• **WHAT IS BEING ASKED**: All lines from the first line of the material up to and including the line with "frobenius_norm(v) = 3.12" must be copied exactly, and no others.

• **TASK INPUT**:

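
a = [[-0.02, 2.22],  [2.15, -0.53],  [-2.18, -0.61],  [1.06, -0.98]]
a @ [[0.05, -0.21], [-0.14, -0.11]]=[[-0.31, -0.24], [0.18, -0.39], [-0.02, 0.52], [0.19, -0.11]]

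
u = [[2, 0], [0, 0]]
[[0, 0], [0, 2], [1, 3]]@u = [[0, 0], [0, 0], [2, 0]]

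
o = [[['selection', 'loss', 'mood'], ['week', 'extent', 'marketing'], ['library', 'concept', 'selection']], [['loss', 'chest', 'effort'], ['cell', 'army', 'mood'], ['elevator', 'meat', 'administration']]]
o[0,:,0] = ['selection', 'week', 'library']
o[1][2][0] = 'elevator'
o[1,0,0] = 'loss'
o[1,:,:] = [['loss', 'chest', 'effort'], ['cell', 'army', 'mood'], ['elevator', 'meat', 'administration']]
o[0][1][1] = 'extent'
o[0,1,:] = ['week', 'extent', 'marketing']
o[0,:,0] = ['selection', 'week', 'library']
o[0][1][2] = 'marketing'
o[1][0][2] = 'effort'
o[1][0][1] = 'chest'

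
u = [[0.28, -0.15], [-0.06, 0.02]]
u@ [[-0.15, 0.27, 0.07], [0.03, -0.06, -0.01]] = [[-0.05, 0.08, 0.02],[0.01, -0.02, -0.0]]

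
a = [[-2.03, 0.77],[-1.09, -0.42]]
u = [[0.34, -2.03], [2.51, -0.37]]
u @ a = [[1.52, 1.11], [-4.69, 2.09]]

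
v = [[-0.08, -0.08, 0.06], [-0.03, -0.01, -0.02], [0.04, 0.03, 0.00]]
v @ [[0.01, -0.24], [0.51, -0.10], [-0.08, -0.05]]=[[-0.05, 0.02], [-0.0, 0.01], [0.02, -0.01]]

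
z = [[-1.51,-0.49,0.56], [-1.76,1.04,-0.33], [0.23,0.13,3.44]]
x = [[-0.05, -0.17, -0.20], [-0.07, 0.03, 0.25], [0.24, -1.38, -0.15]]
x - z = [[1.46, 0.32, -0.76],  [1.69, -1.01, 0.58],  [0.01, -1.51, -3.59]]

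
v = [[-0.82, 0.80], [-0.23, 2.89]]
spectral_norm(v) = 3.03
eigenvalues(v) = [-0.77, 2.84]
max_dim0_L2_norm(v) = 3.0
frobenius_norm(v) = 3.12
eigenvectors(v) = [[-1.0, -0.21], [-0.06, -0.98]]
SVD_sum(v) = [[-0.14, 0.91], [-0.45, 2.86]] + [[-0.68,  -0.11], [0.22,  0.03]]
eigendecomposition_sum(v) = [[-0.78, 0.17], [-0.05, 0.01]] + [[-0.04, 0.63],[-0.18, 2.88]]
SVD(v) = [[0.30, 0.95], [0.95, -0.30]] @ diag([3.032815142060589, 0.7207165282467233]) @ [[-0.15, 0.99], [-0.99, -0.15]]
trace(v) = 2.07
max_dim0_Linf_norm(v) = 2.89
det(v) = -2.19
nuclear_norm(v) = 3.75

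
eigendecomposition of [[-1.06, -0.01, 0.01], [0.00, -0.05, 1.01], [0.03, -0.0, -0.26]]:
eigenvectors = [[-1.00, 0.01, 0.01], [-0.04, -0.98, -1.00], [0.04, 0.20, 0.00]]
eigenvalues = [-1.06, -0.26, -0.05]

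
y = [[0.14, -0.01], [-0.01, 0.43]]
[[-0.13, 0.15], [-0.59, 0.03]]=y @ [[-1.05, 1.11], [-1.4, 0.10]]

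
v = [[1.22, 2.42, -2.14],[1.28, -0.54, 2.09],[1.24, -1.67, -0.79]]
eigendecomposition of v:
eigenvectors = [[(-0.88+0j), 0.05-0.51j, 0.05+0.51j], [-0.47+0.00j, -0.12+0.56j, -0.12-0.56j], [(-0.1+0j), (-0.64+0j), (-0.64-0j)]]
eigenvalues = [(2.28+0j), (-1.19+2.42j), (-1.19-2.42j)]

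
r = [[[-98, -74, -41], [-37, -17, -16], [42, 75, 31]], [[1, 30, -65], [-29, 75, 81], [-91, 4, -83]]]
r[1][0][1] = 30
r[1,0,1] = 30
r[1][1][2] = 81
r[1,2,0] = -91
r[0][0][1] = -74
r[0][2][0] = 42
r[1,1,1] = 75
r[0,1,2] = -16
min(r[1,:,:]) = -91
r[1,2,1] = 4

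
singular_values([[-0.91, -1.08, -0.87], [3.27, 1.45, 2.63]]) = [4.7, 0.59]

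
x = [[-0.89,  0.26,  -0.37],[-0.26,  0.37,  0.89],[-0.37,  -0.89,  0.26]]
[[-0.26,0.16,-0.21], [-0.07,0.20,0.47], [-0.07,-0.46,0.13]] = x @ [[0.28, -0.03, 0.02], [-0.03, 0.53, 0.00], [0.02, 0.0, 0.53]]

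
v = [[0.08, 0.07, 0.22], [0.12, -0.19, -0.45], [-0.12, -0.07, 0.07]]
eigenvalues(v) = [(0.12+0.12j), (0.12-0.12j), (-0.27+0j)]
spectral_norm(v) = 0.55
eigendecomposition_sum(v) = [[0.04+0.08j,0.00+0.03j,0.07-0.03j], [(0.07-0.08j),0.03-0.02j,-0.07-0.06j], [-0.06+0.06j,-0.02+0.01j,(0.05+0.05j)]] + [[0.04-0.08j,-0.03j,(0.07+0.03j)], [(0.07+0.08j),(0.03+0.02j),-0.07+0.06j], [-0.06-0.06j,-0.02-0.01j,(0.05-0.05j)]] + [[(0.01+0j),(0.07+0j),(0.08+0j)], [-0.02-0.00j,-0.24-0.00j,-0.31-0.00j], [(-0-0j),-0.03-0.00j,-0.03-0.00j]]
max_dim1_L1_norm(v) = 0.76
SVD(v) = [[0.39, 0.61, 0.69],[-0.91, 0.17, 0.37],[0.11, -0.78, 0.62]] @ diag([0.5483606785665917, 0.17450096585039376, 0.07582861675691169]) @ [[-0.17, 0.35, 0.92], [0.93, 0.37, 0.02], [0.34, -0.86, 0.39]]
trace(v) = -0.04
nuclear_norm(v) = 0.80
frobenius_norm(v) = 0.58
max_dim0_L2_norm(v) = 0.51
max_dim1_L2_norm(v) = 0.5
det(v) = -0.01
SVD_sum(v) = [[-0.04, 0.08, 0.20], [0.08, -0.18, -0.46], [-0.01, 0.02, 0.06]] + [[0.10,0.04,0.0],  [0.03,0.01,0.0],  [-0.13,-0.05,-0.00]] + [[0.02, -0.05, 0.02], [0.01, -0.02, 0.01], [0.02, -0.04, 0.02]]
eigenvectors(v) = [[(0.22-0.5j), 0.22+0.50j, (-0.26+0j)], [-0.66+0.00j, -0.66-0.00j, (0.96+0j)], [0.51+0.04j, (0.51-0.04j), 0.11+0.00j]]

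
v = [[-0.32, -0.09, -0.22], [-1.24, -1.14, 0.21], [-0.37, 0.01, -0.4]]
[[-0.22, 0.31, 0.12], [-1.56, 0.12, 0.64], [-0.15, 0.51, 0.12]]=v @ [[0.43, -0.42, -0.8], [0.9, 0.19, 0.39], [-0.01, -0.89, 0.46]]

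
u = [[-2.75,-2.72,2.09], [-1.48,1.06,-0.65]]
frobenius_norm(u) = 4.80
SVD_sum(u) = [[-2.73,-2.73,2.10], [0.03,0.03,-0.02]] + [[-0.02, 0.01, -0.01], [-1.51, 1.03, -0.63]]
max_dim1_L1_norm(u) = 7.56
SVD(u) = [[-1.0, 0.01], [0.01, 1.00]] @ diag([4.39669085568097, 1.9325137825048873]) @ [[0.62, 0.62, -0.48],  [-0.78, 0.53, -0.32]]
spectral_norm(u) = 4.40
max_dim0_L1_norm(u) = 4.23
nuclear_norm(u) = 6.33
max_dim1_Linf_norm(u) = 2.75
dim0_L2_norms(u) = [3.12, 2.92, 2.19]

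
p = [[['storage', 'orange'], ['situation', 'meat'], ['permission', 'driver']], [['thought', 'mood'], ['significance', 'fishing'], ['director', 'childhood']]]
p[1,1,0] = 'significance'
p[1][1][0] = 'significance'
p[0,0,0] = 'storage'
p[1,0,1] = 'mood'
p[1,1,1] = 'fishing'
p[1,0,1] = 'mood'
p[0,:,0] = ['storage', 'situation', 'permission']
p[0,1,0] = 'situation'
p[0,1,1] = 'meat'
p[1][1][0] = 'significance'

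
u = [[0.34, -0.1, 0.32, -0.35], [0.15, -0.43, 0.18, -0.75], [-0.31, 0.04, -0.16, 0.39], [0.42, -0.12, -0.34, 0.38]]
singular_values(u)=[1.16, 0.63, 0.35, 0.11]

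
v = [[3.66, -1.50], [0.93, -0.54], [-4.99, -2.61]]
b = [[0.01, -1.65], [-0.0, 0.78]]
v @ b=[[0.04, -7.21], [0.01, -1.96], [-0.05, 6.2]]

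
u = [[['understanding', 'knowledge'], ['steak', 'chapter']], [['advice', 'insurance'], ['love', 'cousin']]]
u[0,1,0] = 'steak'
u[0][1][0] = 'steak'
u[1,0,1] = 'insurance'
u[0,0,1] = 'knowledge'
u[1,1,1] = 'cousin'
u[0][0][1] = 'knowledge'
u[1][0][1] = 'insurance'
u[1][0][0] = 'advice'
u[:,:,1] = [['knowledge', 'chapter'], ['insurance', 'cousin']]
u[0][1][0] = 'steak'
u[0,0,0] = 'understanding'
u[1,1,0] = 'love'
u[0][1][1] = 'chapter'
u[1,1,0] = 'love'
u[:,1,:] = [['steak', 'chapter'], ['love', 'cousin']]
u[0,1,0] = 'steak'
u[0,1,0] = 'steak'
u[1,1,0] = 'love'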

• **RESPONSE TO THIS EXERCISE**:
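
a = [[-0.02, 2.22],  [2.15, -0.53],  [-2.18, -0.61],  [1.06, -0.98]]
a @ [[0.05, -0.21], [-0.14, -0.11]]=[[-0.31, -0.24], [0.18, -0.39], [-0.02, 0.52], [0.19, -0.11]]

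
u = [[2, 0], [0, 0]]
[[0, 0], [0, 2], [1, 3]]@u = [[0, 0], [0, 0], [2, 0]]

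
o = [[['selection', 'loss', 'mood'], ['week', 'extent', 'marketing'], ['library', 'concept', 'selection']], [['loss', 'chest', 'effort'], ['cell', 'army', 'mood'], ['elevator', 'meat', 'administration']]]
o[0,:,0] = ['selection', 'week', 'library']
o[1][2][0] = 'elevator'
o[1,0,0] = 'loss'
o[1,:,:] = [['loss', 'chest', 'effort'], ['cell', 'army', 'mood'], ['elevator', 'meat', 'administration']]
o[0][1][1] = 'extent'
o[0,1,:] = ['week', 'extent', 'marketing']
o[0,:,0] = ['selection', 'week', 'library']
o[0][1][2] = 'marketing'
o[1][0][2] = 'effort'
o[1][0][1] = 'chest'

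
u = [[0.28, -0.15], [-0.06, 0.02]]
u@ [[-0.15, 0.27, 0.07], [0.03, -0.06, -0.01]] = [[-0.05, 0.08, 0.02],[0.01, -0.02, -0.0]]

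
a = [[-2.03, 0.77],[-1.09, -0.42]]
u = [[0.34, -2.03], [2.51, -0.37]]
u @ a = [[1.52, 1.11], [-4.69, 2.09]]

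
v = [[-0.08, -0.08, 0.06], [-0.03, -0.01, -0.02], [0.04, 0.03, 0.00]]
v @ [[0.01, -0.24], [0.51, -0.10], [-0.08, -0.05]]=[[-0.05, 0.02], [-0.0, 0.01], [0.02, -0.01]]

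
z = [[-1.51,-0.49,0.56], [-1.76,1.04,-0.33], [0.23,0.13,3.44]]
x = [[-0.05, -0.17, -0.20], [-0.07, 0.03, 0.25], [0.24, -1.38, -0.15]]
x - z = [[1.46, 0.32, -0.76],  [1.69, -1.01, 0.58],  [0.01, -1.51, -3.59]]

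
v = [[-0.82, 0.80], [-0.23, 2.89]]
spectral_norm(v) = 3.03
eigenvalues(v) = [-0.77, 2.84]
max_dim0_L2_norm(v) = 3.0
frobenius_norm(v) = 3.12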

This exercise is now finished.